* DATA TO PROCESS:
##########

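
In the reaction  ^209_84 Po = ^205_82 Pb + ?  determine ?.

alpha particle

Conserve mass number: 209 = 205 + A, so A = 4.
Conserve atomic number: 84 = 82 + Z, so Z = 2.
A = 4 and Z = 2 is ^4_2 He — an alpha particle.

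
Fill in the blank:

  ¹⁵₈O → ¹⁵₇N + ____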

##########

* TASK DETAILS: All of the entries should be repeated word for word.

* ANSWER TO THE PROBLEM:
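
In the reaction  ^209_84 Po = ^205_82 Pb + ?  determine ?.

alpha particle

Conserve mass number: 209 = 205 + A, so A = 4.
Conserve atomic number: 84 = 82 + Z, so Z = 2.
A = 4 and Z = 2 is ^4_2 He — an alpha particle.

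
Fill in the blank:

  ¹⁵₈O → ¹⁵₇N + ____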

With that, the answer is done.